◆ **Work order**: Only the line containing "Earth at the PETM has a reference" and the lines after it, through the end of the data below, are to be returned, each exactly as it stands.

(Saved data entries)
******************************
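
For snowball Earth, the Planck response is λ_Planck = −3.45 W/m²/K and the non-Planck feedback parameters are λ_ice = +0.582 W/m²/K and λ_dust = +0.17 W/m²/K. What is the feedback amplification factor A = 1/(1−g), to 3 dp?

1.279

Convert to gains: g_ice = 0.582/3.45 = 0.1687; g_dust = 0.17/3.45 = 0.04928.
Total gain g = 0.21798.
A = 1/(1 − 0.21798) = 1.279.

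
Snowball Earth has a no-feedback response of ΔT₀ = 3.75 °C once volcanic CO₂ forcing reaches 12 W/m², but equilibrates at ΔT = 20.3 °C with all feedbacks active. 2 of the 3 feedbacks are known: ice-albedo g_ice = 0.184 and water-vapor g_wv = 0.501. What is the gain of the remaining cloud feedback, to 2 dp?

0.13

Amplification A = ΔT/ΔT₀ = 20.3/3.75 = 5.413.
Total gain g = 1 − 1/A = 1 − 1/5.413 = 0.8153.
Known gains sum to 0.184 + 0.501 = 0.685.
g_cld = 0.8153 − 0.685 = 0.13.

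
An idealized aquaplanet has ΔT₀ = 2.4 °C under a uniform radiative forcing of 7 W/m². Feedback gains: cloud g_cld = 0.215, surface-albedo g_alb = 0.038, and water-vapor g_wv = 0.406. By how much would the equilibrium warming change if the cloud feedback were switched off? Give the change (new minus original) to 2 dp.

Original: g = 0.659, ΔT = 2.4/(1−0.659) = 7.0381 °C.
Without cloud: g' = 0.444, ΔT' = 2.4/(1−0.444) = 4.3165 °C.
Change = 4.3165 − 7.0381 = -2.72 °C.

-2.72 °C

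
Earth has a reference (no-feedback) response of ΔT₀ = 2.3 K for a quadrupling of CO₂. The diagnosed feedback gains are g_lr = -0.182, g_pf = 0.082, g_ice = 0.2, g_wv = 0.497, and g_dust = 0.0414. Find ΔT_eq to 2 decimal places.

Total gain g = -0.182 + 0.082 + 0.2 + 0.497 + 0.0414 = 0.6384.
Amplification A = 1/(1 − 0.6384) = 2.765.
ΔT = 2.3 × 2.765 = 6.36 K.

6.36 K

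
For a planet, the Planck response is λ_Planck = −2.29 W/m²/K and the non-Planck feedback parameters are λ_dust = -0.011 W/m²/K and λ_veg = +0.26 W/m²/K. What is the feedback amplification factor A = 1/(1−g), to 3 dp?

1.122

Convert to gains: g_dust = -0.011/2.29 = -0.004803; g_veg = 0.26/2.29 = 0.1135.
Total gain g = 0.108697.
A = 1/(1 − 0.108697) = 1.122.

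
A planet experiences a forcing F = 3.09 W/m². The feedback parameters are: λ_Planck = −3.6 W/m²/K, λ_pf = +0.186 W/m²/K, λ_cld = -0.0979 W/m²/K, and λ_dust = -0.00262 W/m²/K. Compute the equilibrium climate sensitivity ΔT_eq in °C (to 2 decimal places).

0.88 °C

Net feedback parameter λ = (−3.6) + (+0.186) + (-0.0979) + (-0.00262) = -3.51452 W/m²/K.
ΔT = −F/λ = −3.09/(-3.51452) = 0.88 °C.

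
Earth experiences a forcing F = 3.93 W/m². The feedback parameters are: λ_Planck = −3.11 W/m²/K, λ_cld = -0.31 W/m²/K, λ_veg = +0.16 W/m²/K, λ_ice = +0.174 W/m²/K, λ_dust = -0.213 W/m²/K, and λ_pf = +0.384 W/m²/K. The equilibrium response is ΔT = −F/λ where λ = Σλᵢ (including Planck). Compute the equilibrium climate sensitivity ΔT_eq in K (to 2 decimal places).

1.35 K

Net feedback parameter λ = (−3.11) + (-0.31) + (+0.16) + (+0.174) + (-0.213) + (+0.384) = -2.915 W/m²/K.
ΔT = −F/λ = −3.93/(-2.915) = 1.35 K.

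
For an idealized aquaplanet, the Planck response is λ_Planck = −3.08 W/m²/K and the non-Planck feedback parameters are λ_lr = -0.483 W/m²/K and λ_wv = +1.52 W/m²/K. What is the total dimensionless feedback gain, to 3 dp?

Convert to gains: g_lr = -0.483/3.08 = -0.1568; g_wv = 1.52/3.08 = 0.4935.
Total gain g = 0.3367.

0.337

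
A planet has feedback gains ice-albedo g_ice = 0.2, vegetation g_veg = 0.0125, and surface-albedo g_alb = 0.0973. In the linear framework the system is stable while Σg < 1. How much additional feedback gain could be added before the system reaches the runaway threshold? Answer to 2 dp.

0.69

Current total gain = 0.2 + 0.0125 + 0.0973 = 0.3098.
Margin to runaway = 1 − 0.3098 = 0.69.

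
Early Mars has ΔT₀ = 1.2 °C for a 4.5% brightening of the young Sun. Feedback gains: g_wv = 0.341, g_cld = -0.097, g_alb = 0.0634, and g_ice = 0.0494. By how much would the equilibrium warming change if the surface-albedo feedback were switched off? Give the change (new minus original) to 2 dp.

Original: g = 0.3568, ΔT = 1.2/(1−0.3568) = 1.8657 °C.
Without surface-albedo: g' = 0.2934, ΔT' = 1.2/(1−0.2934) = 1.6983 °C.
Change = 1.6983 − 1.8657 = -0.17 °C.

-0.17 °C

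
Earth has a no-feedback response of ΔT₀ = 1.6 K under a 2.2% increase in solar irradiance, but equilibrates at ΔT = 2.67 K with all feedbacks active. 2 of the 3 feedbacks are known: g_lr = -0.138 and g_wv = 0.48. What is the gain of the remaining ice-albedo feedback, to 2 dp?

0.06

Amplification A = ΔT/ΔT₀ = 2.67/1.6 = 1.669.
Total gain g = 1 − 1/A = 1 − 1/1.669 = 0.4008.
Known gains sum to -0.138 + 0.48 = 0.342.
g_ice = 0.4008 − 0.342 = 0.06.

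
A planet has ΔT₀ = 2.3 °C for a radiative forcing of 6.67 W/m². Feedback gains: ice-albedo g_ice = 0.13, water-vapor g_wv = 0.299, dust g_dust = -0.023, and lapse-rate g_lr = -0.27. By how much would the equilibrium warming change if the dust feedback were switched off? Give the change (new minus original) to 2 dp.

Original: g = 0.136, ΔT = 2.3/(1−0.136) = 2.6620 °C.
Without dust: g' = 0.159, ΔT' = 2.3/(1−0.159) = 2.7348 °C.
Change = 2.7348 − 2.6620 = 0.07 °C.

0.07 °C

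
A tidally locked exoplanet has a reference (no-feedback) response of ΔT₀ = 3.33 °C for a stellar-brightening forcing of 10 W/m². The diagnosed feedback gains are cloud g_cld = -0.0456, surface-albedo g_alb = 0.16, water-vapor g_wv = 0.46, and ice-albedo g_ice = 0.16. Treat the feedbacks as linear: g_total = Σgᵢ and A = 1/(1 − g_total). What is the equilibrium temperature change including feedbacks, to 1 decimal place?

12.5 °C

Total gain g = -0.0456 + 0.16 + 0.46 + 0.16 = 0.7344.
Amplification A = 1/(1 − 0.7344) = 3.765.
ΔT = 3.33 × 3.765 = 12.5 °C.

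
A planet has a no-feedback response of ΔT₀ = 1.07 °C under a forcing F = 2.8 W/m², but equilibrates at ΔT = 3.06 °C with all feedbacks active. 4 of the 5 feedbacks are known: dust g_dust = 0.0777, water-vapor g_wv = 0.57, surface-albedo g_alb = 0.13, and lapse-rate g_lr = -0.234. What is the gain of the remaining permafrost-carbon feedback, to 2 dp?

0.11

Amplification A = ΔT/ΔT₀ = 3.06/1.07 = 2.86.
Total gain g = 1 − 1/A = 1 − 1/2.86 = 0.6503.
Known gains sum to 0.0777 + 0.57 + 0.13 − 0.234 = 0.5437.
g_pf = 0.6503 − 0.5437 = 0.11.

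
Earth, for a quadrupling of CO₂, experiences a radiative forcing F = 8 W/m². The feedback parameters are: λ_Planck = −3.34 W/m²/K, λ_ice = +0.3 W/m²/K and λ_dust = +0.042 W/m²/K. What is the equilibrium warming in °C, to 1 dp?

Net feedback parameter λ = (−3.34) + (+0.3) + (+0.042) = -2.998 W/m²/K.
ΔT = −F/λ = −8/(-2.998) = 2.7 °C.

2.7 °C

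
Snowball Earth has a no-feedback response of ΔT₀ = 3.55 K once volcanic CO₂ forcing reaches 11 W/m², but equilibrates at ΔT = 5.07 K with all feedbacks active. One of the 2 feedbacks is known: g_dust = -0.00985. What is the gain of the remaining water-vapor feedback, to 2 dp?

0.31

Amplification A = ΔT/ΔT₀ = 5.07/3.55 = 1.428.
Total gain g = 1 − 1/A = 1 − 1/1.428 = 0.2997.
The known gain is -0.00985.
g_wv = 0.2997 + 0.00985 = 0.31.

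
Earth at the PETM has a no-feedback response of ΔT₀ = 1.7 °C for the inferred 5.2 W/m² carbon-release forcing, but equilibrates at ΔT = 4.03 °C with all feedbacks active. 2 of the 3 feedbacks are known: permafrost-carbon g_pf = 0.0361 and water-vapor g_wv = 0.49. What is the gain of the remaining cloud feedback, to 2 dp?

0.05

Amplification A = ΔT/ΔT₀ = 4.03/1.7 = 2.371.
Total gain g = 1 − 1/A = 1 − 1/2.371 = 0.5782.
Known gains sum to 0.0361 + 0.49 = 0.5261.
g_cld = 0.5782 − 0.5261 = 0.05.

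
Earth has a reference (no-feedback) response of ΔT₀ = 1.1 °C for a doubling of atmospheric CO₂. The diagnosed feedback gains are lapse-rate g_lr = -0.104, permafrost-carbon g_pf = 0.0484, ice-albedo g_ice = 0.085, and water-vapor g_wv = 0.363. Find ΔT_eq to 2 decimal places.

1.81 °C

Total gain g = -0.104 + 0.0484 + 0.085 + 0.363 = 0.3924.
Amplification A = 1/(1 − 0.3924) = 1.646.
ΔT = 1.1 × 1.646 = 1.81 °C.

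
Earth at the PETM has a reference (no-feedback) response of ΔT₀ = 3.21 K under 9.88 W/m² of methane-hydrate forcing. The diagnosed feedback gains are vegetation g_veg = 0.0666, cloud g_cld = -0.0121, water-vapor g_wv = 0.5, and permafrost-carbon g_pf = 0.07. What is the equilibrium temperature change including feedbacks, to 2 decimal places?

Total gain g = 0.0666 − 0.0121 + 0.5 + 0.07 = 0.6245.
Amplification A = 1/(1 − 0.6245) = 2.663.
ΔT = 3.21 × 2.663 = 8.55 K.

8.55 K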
******************************
◆ **Your response**:
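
Earth at the PETM has a reference (no-feedback) response of ΔT₀ = 3.21 K under 9.88 W/m² of methane-hydrate forcing. The diagnosed feedback gains are vegetation g_veg = 0.0666, cloud g_cld = -0.0121, water-vapor g_wv = 0.5, and permafrost-carbon g_pf = 0.07. What is the equilibrium temperature change including feedbacks, to 2 decimal places?

Total gain g = 0.0666 − 0.0121 + 0.5 + 0.07 = 0.6245.
Amplification A = 1/(1 − 0.6245) = 2.663.
ΔT = 3.21 × 2.663 = 8.55 K.

8.55 K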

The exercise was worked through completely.